[Collected data entries]
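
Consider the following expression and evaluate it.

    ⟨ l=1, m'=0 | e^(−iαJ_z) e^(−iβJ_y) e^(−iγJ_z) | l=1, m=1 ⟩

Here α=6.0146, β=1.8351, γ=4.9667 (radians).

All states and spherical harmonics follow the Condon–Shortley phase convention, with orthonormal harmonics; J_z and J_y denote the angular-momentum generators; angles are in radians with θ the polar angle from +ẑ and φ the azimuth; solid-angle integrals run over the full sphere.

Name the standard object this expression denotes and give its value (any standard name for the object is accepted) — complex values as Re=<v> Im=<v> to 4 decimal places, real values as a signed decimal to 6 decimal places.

Wigner D-matrix element, Re=0.1717 Im=0.6606

This is a Wigner D-matrix element — the rotation-matrix element ⟨l m'| R(α,β,γ) |l m⟩ in the angular-momentum basis.
Split into d^1_{0,1}(β=1.8351) × two z-phases.
c=cos(1.835100/2)=0.607768, s=sin(1.835100/2)=0.794115; N=√[1·1·2·1]=1.414214
k: max(0,(1)−(0))=1 … min(1+(1),1−(0))=1
  k=1: (−1)^0·1.4142/(1)·0.6078^1·0.7941^1 = +0.682552
d^1_{0,1}(1.8351) = +0.682552
Phases: e^{-i·(0)·6.0146}=+1.000000+0.000000i, e^{-i·(1)·4.9667}=+0.251579+0.967837i ⇒ D=+0.171716+0.660599i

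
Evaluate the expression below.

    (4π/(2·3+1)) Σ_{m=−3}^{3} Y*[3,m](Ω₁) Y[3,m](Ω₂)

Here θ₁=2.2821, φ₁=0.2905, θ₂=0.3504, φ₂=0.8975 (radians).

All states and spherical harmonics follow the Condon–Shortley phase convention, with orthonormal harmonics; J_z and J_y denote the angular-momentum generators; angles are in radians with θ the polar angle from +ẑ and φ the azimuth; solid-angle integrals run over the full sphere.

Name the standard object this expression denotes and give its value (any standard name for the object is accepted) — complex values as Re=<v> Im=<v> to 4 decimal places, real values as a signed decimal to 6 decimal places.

This sum is the spherical-harmonic addition theorem: it equals the Legendre polynomial P_l(cos γ) of the angle γ between the two directions.
Term-by-term m-sum for l=3 (normalisation 4π/7 = 1.795196):
  m=-3: (0.11674 + 0.13879j) × (-0.01520 - 0.00733j) = -0.00076 - 0.00297j  (running Σ = -0.00076 - 0.00297j)
  m=-2: (-0.32002 - 0.21013j) × (-0.02515 - 0.11028j) = -0.01512 + 0.04058j  (running Σ = -0.01588 + 0.03761j)
  m=-1: (0.26525 + 0.07930j) × (0.23595 - 0.29582j) = 0.08605 - 0.05976j  (running Σ = 0.07016 - 0.02215j)
  m=0: (0.21173 + 0.00000j) × (0.49449 + 0.00000j) = 0.10470 + 0.00000j  (running Σ = 0.17486 - 0.02215j)
  m=1: (-0.26525 + 0.07930j) × (-0.23595 - 0.29582j) = 0.08605 + 0.05976j  (running Σ = 0.26091 + 0.03761j)
  m=2: (-0.32002 + 0.21013j) × (-0.02515 + 0.11028j) = -0.01512 - 0.04058j  (running Σ = 0.24578 - 0.00297j)
  m=3: (-0.11674 + 0.13879j) × (0.01520 - 0.00733j) = -0.00076 + 0.00297j  (running Σ = 0.24503 - 0.00000j)
Accumulated sum 0.24503 - 0.00000j; after 4π/(2l+1) scaling, 0.43987 - 0.00000j ⇒ P_3 = 0.439871

Legendre polynomial (addition theorem), +0.439871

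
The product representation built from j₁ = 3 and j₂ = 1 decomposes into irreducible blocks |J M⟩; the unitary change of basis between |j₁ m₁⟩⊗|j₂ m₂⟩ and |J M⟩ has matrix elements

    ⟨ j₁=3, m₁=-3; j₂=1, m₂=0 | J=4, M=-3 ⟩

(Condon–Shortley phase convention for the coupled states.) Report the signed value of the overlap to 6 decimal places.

triangle: 0!×6!×2!/9! = 1440/362880
(j±m)!: 0!×6!×1!×1!×1!×7! = 3628800
prefactor² = (2J+1)×Δ×N² = 129600
  k=0: +1/(0!×0!×6!×1!×0!×1!) = 1/720
Σ = 1/720  ⇒  CG² = 129600×(1/720)² = 1/4
CG = +√(1/4) = +0.500000

+0.500000  (= +√(1/4))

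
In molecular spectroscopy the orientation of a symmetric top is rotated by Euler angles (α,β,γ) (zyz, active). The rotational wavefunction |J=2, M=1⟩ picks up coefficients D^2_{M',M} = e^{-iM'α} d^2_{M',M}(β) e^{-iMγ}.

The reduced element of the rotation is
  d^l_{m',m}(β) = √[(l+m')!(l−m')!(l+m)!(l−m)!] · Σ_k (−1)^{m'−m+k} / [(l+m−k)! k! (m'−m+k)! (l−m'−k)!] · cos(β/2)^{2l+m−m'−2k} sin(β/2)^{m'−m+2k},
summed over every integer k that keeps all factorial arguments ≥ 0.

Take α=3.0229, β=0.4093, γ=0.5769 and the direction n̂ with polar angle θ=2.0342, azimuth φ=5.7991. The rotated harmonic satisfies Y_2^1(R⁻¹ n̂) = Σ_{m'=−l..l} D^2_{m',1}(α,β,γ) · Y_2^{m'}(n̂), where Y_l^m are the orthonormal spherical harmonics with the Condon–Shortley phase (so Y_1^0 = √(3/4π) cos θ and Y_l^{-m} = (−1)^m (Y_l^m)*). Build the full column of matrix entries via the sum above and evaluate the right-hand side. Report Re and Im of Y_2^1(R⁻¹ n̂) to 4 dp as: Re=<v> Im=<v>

Need the full column D^2_{m',1} for m'=−2..2 at α=3.0229, β=0.4093, γ=0.5769.
cos(β/2)=0.979132, sin(β/2)=0.203224
d^2_{-2,1}: single k=3 term ⇒ +0.016436;  D = +0.011282-0.011953i
d^2_{-1,1}: k∈[2..3] ⇒ +0.118783 -0.001706 = +0.117078;  D = -0.089878+0.075028i
d^2_{0,1}: k∈[1..2] ⇒ +0.467278 -0.020130 = +0.447148;  D = +0.374781-0.243887i
d^2_{1,1}: k∈[0..1] ⇒ +0.919105 -0.118783 = +0.800322;  D = -0.717766+0.354015i
d^2_{2,1}: single k=0 term ⇒ -0.381531;  D = -0.359752+0.127061i
Y_2^{m'}(θ=2.0342,φ=5.7991) and Σ D·Y over m':
  (+0.0113-0.0120i)·(+0.1752+0.2546i)  (-0.0899+0.0750i)·(-0.2734-0.1438i)  (+0.3748-0.2439i)·(-0.1263+0.0000i)  (-0.7178+0.3540i)·(+0.2734-0.1438i)  (-0.3598+0.1271i)·(+0.1752-0.2546i)
Y_2^1(R⁻¹ n̂) = -0.182993+0.337852i

Re=-0.1830 Im=0.3379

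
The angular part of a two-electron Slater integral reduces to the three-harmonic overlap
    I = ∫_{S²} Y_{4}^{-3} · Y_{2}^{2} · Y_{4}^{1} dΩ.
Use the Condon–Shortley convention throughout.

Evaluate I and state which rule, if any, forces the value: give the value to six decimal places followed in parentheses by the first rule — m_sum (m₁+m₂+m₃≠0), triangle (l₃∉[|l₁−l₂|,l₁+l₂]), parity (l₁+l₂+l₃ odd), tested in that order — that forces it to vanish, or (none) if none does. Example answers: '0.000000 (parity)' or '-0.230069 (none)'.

Checks pass: Σm=0; 10 even; l₃=4∈[2,6].
(2·4+1)(2·2+1)(2·4+1) = 405
Δ: 2! 6! 2! / 11! → 1/13860
sum: t=0:+1/192 t=1:−1/36 t=2:+1/192 = -5/288
3j²(4 2 4; 0 0 0) = Δ·Π!·Σ² = 20/693  (sign -1)
sum: t=2:+1/480 = 1/480
3j²(4 2 4; -3 2 1) = Δ·Π!·Σ² = 3/110  (sign -1)
combine: 4πI² = 405·20/693·3/110 = 270/847
take √, sign +1: I = 0.15927046
No selection rule forces the value: the integral is nonzero (none).

0.159270 (none)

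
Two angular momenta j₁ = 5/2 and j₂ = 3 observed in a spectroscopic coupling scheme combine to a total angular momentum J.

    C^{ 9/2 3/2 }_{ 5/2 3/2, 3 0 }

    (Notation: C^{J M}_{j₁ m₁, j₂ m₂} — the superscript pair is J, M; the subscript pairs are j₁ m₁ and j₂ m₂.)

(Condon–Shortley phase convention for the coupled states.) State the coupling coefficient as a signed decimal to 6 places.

j₁+j₂−J=1  J+j₁−j₂=4  J−j₁+j₂=5  j₁+j₂+J+1=11
(j₁±m₁, j₂±m₂, J±M) = (4,1,3,3,6,3)
P² = 207360/77
sum k=0..1:
  [0] +1/72 = 1/72
  [1] −1/288 = -1/288
S = 1/96
C² = P²·S² = 45/154 ; C = +0.540562

+0.540562  (= +√(45/154))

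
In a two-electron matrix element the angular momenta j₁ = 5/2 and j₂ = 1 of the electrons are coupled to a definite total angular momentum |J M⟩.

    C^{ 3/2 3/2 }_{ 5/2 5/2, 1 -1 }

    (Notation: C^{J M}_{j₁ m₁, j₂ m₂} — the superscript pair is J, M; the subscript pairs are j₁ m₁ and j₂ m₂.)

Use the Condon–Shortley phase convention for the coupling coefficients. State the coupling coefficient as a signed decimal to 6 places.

j₁+j₂−J=2  J+j₁−j₂=3  J−j₁+j₂=0  j₁+j₂+J+1=6
(j₁±m₁, j₂±m₂, J±M) = (5,0,0,2,3,0)
P² = 96
sum k=0..0:
  [0] +1/12 = 1/12
S = 1/12
C² = P²·S² = 2/3 ; C = +0.816497

+√(2/3) = +0.816497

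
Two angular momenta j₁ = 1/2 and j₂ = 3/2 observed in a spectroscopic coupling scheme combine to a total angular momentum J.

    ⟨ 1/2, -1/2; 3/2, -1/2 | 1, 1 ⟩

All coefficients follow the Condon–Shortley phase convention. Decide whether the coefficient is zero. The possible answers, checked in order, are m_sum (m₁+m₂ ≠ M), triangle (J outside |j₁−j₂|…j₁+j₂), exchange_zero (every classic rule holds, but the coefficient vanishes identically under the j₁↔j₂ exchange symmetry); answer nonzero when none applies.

m_sum

m-sum: m₁+m₂ = -1/2+(-1/2) = -1, M = 1  ✗ ⇒ coefficient is 0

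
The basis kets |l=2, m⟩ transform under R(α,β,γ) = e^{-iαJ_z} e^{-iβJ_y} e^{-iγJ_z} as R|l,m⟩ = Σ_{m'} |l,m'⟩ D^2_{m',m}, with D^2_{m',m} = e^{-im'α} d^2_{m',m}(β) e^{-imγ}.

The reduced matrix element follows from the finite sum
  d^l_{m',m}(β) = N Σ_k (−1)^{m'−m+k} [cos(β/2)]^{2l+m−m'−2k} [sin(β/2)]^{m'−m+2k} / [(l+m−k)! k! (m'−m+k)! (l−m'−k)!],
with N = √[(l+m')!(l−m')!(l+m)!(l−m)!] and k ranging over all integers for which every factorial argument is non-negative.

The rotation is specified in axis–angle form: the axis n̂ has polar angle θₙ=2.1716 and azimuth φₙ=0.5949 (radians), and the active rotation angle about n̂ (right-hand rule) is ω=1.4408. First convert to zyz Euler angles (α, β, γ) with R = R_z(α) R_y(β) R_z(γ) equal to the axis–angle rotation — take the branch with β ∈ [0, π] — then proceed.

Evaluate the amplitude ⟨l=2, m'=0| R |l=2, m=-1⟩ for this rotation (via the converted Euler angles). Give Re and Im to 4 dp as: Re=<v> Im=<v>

Re=-0.3968 Im=-0.2247

Axis–angle → zyz. n̂ = (sinθₙcosφₙ, sinθₙsinφₙ, cosθₙ) = (+0.683171, +0.462285, -0.565306), ω = 1.4408.
R = I cosω + sinω [n̂]ₓ + (1−cosω) n̂n̂ᵀ gives
  R = [+0.535851, +0.835415, +0.122248; -0.285656, +0.315635, -0.904862; -0.794521, +0.449951, +0.407775]
β = atan2(√(R₁₃²+R₂₃²), R₃₃) = 1.150781; α = atan2(R₂₃, R₁₃) mod 2π = 4.846677; γ = atan2(R₃₂, −R₃₁) mod 2π = 0.515284
Split into d^2_{0,-1}(β=1.1508) × two z-phases.
Half-angle: c=0.838980, s=0.544162. N=√(2·2·1·6)=4.898979
k∈{0,1} keeps every argument non-negative
  k=0: (−1)^1·4.8990/(2)·0.8390^3·0.5442^1 = -0.787152
  k=1: (−1)^2·4.8990/(2)·0.8390^1·0.5442^3 = +0.331141
d^2_{0,-1}(1.1508) = -0.787152 +0.331141 = -0.456012
Phases: e^{-i·(0)·4.8467}=+1.000000+0.000000i, e^{-i·(-1)·0.5153}=+0.870153+0.492782i ⇒ D=-0.396800-0.224714i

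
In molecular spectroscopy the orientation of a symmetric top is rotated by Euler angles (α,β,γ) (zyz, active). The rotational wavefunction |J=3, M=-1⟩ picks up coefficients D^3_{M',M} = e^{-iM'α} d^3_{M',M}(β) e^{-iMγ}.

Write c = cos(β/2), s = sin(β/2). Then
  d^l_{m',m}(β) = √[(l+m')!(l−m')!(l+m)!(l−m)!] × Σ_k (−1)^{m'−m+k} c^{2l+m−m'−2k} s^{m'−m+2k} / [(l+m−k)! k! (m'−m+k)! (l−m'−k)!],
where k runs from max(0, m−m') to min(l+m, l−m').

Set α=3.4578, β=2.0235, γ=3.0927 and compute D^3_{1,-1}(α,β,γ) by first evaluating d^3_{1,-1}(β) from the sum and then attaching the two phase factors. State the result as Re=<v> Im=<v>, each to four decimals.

D^3_{1,-1}(3.4578,2.0235,3.0927) = e^{-i·1·3.4578}·d^3_{1,-1}(2.0235)·e^{-i·-1·3.0927}. Compute d first:
With c≡cos(β/2)=0.530378 and s≡sin(β/2)=0.847761, N=[24·2·2·24]^{1/2}=48.000000
k∈{0,1,2} keeps every argument non-negative
  k=0: (−1)^2·48.0000/(8)·0.5304^4·0.8478^2 = +0.341225
  k=1: (−1)^3·48.0000/(6)·0.5304^2·0.8478^4 = -1.162399
  k=2: (−1)^4·48.0000/(48)·0.5304^0·0.8478^6 = +0.371229
d^3_{1,-1}(2.0235) = +0.341225 -1.162399 +0.371229 = -0.449946
Phases: e^{-i·(1)·3.4578}=-0.950422+0.310964i, e^{-i·(-1)·3.0927}=-0.998805+0.048873i ⇒ D=-0.420289+0.160650i

Re=-0.4203 Im=0.1606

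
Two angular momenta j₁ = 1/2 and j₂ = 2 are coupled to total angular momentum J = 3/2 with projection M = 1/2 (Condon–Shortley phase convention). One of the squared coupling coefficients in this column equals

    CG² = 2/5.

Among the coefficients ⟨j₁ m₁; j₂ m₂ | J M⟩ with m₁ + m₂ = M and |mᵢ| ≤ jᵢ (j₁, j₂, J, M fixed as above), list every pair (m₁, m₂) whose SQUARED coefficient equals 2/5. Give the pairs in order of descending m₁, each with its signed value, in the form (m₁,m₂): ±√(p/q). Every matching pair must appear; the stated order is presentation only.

(1/2,0): +√(2/5)

Admissible pairs with m₁+m₂ = M = 1/2: (-1/2,1), (1/2,0)
  (m₁,m₂)=(1/2,0): CG² = 2/5, CG = +√(2/5)   ← matches the target
  (m₁,m₂)=(-1/2,1): CG² = 3/5, CG = −√(3/5)
Pairs with CG² = 2/5: (1/2,0): +√(2/5)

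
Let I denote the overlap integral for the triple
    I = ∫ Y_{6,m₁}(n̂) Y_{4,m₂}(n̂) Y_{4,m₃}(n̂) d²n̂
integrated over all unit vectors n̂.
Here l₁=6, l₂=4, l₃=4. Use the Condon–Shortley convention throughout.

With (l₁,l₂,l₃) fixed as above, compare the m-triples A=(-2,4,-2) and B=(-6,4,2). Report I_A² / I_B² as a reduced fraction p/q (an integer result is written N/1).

5/11

Shared (l₁,l₂,l₃)=(6,4,4): N and (l;000)² cancel in I_A²/I_B².
A: Δ = 6!·6!·2!/15! = 1/1261260; Racah Σ t=6..6: t=6:+1/69120 = 1/69120; ⇒ 3j(6 4 4; -2 4 -2)² = 4/429, sgn +1
B: Δ = 6!·6!·2!/15! = 1/1261260; Racah Σ t=6..6: t=6:+1/1036800 = 1/1036800; ⇒ 3j(6 4 4; -6 4 2)² = 4/195, sgn +1
I_A²/I_B² = (4/429)/(4/195) = 5/11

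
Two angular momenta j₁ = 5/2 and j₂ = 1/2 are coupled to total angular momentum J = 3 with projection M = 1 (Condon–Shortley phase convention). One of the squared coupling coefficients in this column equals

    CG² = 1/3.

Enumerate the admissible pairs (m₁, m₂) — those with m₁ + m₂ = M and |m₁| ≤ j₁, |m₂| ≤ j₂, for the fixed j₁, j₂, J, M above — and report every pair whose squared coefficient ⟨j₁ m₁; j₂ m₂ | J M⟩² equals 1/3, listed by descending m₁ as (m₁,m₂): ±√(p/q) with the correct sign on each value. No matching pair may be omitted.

Admissible pairs with m₁+m₂ = M = 1: (1/2,1/2), (3/2,-1/2)
  (m₁,m₂)=(3/2,-1/2): CG² = 1/3, CG = +√(1/3)   ← matches the target
  (m₁,m₂)=(1/2,1/2): CG² = 2/3, CG = +√(2/3)
Pairs with CG² = 1/3: (3/2,-1/2): +√(1/3)

(3/2,-1/2): +√(1/3)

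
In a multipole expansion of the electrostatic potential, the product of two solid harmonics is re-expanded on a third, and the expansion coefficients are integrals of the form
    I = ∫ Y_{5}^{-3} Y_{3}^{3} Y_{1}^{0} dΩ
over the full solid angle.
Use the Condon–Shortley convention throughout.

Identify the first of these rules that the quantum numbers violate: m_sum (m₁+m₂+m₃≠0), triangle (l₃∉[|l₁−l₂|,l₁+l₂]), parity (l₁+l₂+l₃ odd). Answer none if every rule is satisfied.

Σmᵢ = 0  ✓
l₃∈[|l₁−l₂|,l₁+l₂]=[2,8] required, l₃=1 fails  ✗
Σlᵢ = 9 ⇒ odd

triangle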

#### [TASK DIRECTIONS]
The reply should consist solely of the lines of the data, exact, from the opening line through the line with "Here α=6.0146, β=1.8351, γ=4.9667 (radians).", inclusive.

#### [EXERCISE SOLUTION]
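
Consider the following expression and evaluate it.

    ⟨ l=1, m'=0 | e^(−iαJ_z) e^(−iβJ_y) e^(−iγJ_z) | l=1, m=1 ⟩

Here α=6.0146, β=1.8351, γ=4.9667 (radians).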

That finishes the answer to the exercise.